**Work item:** Every line from the one with "is the resulting" to the one with "[loc=B, A=clean, B=soiled]", including those two, is to be copied exactly; all other lines of the entries below are left out.

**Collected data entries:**
________________________________________

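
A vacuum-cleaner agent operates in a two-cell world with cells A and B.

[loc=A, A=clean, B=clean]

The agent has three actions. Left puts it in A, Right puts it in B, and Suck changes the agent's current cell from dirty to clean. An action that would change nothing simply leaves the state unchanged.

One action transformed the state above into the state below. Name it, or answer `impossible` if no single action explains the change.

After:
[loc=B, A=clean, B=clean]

try  Left: <A|clean|clean>
try Right: <B|clean|clean>  ← match
try  Suck: <A|clean|clean>

Right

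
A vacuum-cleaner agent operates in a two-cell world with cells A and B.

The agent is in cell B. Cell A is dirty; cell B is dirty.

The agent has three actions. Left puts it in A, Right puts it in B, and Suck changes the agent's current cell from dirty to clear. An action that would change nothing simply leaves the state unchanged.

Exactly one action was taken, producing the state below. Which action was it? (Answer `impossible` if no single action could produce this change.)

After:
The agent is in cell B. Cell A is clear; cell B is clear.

impossible

try  Left: <A|dirty|dirty>
try Right: <B|dirty|dirty>
try  Suck: <B|dirty|clear>
no single action produces the after-state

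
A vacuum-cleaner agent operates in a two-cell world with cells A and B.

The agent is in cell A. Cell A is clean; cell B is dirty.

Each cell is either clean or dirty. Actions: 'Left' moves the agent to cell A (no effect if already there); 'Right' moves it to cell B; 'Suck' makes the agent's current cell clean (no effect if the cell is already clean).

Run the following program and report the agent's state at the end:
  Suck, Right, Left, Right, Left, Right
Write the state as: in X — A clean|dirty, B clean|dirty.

in B — A clean, B dirty

step 1/6 (Suck): in A — A clean, B dirty
step 2/6 (Right): in B — A clean, B dirty
step 3/6 (Left): in A — A clean, B dirty
step 4/6 (Right): in B — A clean, B dirty
step 5/6 (Left): in A — A clean, B dirty
step 6/6 (Right): in B — A clean, B dirty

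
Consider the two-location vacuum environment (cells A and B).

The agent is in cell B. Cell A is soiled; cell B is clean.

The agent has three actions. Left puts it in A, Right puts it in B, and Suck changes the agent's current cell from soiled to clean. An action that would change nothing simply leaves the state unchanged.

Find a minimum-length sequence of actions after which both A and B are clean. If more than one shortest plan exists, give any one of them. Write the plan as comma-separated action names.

Left, Suck

1) do Left; now in A — A soiled, B clean
2) do Suck; now in A — A clean, B clean
min 2: go A then Suck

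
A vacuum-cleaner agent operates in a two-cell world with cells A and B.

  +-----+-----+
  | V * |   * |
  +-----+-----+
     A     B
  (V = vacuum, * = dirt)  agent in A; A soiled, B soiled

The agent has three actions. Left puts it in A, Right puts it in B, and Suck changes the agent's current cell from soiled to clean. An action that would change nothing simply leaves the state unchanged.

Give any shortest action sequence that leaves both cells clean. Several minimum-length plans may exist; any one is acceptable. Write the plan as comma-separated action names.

Suck, Right, Suck

[1] after Suck: <A|clean|soiled>
[2] after Right: <B|clean|soiled>
[3] after Suck: <B|clean|clean>
min 3: Suck A + move + Suck B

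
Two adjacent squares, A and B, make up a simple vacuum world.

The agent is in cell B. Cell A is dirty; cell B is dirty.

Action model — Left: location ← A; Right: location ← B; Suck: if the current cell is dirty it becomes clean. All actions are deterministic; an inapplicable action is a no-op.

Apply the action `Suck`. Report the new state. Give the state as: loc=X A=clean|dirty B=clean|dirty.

start: loc=B A=dirty B=dirty
t=1 Suck ⇒ loc=B A=dirty B=clean

loc=B A=dirty B=clean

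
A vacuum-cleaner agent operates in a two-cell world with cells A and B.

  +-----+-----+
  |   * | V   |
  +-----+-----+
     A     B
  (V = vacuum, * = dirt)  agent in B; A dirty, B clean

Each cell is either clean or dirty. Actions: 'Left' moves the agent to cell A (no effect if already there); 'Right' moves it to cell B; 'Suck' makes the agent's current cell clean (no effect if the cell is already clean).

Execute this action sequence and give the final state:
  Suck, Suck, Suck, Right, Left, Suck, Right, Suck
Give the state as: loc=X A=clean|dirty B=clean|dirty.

Suck (#1): loc=B A=dirty B=clean
Suck (#2): loc=B A=dirty B=clean
Suck (#3): loc=B A=dirty B=clean
Right (#4): loc=B A=dirty B=clean
Left (#5): loc=A A=dirty B=clean
Suck (#6): loc=A A=clean B=clean
Right (#7): loc=B A=clean B=clean
Suck (#8): loc=B A=clean B=clean

loc=B A=clean B=clean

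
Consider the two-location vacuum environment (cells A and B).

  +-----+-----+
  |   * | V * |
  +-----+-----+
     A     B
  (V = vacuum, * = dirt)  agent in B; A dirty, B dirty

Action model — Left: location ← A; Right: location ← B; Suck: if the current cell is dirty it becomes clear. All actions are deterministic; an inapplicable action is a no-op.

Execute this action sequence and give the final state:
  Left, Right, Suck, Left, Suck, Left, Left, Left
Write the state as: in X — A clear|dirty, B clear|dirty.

1. Left → in A — A dirty, B dirty
2. Right → in B — A dirty, B dirty
3. Suck → in B — A dirty, B clear
4. Left → in A — A dirty, B clear
5. Suck → in A — A clear, B clear
6. Left → in A — A clear, B clear
7. Left → in A — A clear, B clear
8. Left → in A — A clear, B clear

in A — A clear, B clear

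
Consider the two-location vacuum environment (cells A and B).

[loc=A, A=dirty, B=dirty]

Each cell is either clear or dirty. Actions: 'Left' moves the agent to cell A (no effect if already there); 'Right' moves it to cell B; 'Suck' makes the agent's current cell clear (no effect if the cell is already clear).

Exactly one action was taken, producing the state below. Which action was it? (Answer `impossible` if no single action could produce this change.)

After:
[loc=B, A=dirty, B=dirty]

Right

try  Left: in A — A dirty, B dirty
try Right: in B — A dirty, B dirty  ← match
try  Suck: in A — A clear, B dirty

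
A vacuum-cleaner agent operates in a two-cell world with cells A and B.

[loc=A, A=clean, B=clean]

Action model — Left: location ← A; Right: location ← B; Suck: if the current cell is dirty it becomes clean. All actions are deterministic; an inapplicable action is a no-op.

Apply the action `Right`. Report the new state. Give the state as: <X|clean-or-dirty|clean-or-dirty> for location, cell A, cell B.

start: <A|clean|clean>
[1] after Right: <B|clean|clean>

<B|clean|clean>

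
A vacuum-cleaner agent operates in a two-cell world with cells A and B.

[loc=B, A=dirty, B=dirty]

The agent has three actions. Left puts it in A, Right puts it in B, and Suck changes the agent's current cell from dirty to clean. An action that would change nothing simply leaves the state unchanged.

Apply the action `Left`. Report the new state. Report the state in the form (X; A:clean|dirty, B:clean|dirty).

(A; A:dirty, B:dirty)

start: (B; A:dirty, B:dirty)
1) do Left; now (A; A:dirty, B:dirty)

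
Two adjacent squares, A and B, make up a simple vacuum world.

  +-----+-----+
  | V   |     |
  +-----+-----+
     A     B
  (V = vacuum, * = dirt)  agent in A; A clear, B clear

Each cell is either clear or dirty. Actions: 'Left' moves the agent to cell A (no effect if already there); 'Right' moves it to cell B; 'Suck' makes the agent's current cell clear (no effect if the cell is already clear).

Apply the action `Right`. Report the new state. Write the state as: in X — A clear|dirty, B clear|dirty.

start: in A — A clear, B clear
1) do Right; now in B — A clear, B clear

in B — A clear, B clear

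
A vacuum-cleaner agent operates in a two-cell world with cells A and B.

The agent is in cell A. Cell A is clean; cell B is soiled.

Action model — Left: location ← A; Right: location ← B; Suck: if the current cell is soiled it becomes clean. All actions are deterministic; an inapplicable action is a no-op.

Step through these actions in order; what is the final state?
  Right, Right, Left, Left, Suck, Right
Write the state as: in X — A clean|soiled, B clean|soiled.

in B — A clean, B soiled

1) do Right; now in B — A clean, B soiled
2) do Right; now in B — A clean, B soiled
3) do Left; now in A — A clean, B soiled
4) do Left; now in A — A clean, B soiled
5) do Suck; now in A — A clean, B soiled
6) do Right; now in B — A clean, B soiled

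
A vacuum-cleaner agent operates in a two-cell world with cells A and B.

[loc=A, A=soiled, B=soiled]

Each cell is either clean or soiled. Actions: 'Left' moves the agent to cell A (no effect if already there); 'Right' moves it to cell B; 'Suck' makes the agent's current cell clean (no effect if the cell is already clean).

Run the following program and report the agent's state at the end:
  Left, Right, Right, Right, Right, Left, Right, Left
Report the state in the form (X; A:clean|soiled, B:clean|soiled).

1. Left → (A; A:soiled, B:soiled)
2. Right → (B; A:soiled, B:soiled)
3. Right → (B; A:soiled, B:soiled)
4. Right → (B; A:soiled, B:soiled)
5. Right → (B; A:soiled, B:soiled)
6. Left → (A; A:soiled, B:soiled)
7. Right → (B; A:soiled, B:soiled)
8. Left → (A; A:soiled, B:soiled)

(A; A:soiled, B:soiled)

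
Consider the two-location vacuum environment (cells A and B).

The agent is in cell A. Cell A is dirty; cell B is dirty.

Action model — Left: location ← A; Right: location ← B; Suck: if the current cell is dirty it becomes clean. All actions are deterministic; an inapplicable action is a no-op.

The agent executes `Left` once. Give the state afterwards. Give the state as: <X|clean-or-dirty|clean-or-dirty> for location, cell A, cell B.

<A|dirty|dirty>

start: <A|dirty|dirty>
1. Left → <A|dirty|dirty>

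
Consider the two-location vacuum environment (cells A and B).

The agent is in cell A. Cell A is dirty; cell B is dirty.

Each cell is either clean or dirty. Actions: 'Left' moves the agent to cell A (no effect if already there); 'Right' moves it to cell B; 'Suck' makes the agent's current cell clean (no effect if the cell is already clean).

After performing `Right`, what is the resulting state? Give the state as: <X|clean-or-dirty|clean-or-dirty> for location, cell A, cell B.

<B|dirty|dirty>

start: <A|dirty|dirty>
1. Right → <B|dirty|dirty>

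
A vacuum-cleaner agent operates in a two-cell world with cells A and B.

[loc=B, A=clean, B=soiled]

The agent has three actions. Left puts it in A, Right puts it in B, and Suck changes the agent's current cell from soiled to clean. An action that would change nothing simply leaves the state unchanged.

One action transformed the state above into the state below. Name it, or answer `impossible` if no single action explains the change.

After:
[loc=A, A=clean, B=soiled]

try  Left: loc=A A=clean B=soiled  ← match
try Right: loc=B A=clean B=soiled
try  Suck: loc=B A=clean B=clean

Left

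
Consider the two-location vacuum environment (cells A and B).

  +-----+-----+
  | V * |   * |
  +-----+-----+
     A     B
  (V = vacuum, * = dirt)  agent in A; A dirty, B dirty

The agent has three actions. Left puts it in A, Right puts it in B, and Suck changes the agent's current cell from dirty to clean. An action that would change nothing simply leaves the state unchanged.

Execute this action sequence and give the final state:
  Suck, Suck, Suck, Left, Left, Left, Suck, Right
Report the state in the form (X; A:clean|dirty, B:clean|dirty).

(B; A:clean, B:dirty)

[1] after Suck: (A; A:clean, B:dirty)
[2] after Suck: (A; A:clean, B:dirty)
[3] after Suck: (A; A:clean, B:dirty)
[4] after Left: (A; A:clean, B:dirty)
[5] after Left: (A; A:clean, B:dirty)
[6] after Left: (A; A:clean, B:dirty)
[7] after Suck: (A; A:clean, B:dirty)
[8] after Right: (B; A:clean, B:dirty)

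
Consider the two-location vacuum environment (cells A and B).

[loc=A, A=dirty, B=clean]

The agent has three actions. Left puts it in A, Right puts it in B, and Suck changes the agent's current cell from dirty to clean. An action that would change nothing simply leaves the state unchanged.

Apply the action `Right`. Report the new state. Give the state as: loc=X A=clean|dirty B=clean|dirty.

start: loc=A A=dirty B=clean
1. Right → loc=B A=dirty B=clean

loc=B A=dirty B=clean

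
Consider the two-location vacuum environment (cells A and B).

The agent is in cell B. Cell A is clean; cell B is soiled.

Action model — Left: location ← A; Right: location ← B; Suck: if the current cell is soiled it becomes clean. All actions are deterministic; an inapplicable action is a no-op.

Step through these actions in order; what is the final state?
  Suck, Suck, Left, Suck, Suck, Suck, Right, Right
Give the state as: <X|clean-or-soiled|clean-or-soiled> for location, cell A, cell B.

<B|clean|clean>

[1] after Suck: <B|clean|clean>
[2] after Suck: <B|clean|clean>
[3] after Left: <A|clean|clean>
[4] after Suck: <A|clean|clean>
[5] after Suck: <A|clean|clean>
[6] after Suck: <A|clean|clean>
[7] after Right: <B|clean|clean>
[8] after Right: <B|clean|clean>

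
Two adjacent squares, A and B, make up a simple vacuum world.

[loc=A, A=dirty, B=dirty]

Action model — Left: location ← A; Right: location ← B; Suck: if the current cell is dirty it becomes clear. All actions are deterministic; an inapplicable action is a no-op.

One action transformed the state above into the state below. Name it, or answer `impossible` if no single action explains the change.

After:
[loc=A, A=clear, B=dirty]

try  Left: <A|dirty|dirty>
try Right: <B|dirty|dirty>
try  Suck: <A|clear|dirty>  ← match

Suck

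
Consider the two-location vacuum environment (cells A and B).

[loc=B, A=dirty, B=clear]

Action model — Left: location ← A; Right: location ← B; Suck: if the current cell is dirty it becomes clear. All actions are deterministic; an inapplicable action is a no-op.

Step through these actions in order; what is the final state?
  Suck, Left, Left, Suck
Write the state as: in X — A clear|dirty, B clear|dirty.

in A — A clear, B clear

Suck (#1): in B — A dirty, B clear
Left (#2): in A — A dirty, B clear
Left (#3): in A — A dirty, B clear
Suck (#4): in A — A clear, B clear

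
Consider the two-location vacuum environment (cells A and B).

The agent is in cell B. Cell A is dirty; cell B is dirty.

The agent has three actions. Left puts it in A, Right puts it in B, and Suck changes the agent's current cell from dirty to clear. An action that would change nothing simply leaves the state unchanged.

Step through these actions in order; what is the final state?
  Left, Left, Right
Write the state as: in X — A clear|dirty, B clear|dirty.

in B — A dirty, B dirty

Left (#1): in A — A dirty, B dirty
Left (#2): in A — A dirty, B dirty
Right (#3): in B — A dirty, B dirty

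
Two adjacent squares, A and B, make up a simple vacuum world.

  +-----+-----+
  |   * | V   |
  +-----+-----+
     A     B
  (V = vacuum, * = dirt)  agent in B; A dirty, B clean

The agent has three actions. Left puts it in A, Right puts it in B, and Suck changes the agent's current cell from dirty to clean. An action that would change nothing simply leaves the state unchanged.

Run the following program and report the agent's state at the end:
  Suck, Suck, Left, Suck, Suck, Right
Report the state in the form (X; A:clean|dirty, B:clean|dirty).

1. Suck → (B; A:dirty, B:clean)
2. Suck → (B; A:dirty, B:clean)
3. Left → (A; A:dirty, B:clean)
4. Suck → (A; A:clean, B:clean)
5. Suck → (A; A:clean, B:clean)
6. Right → (B; A:clean, B:clean)

(B; A:clean, B:clean)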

________________________________________

**Your response:**
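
After performing `Right`, what is the resulting state? Give the state as: <X|clean-or-dirty|clean-or-dirty> for location, cell A, cell B.

<B|dirty|dirty>

start: <A|dirty|dirty>
1. Right → <B|dirty|dirty>

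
A vacuum-cleaner agent operates in a two-cell world with cells A and B.

[loc=B, A=clean, B=soiled]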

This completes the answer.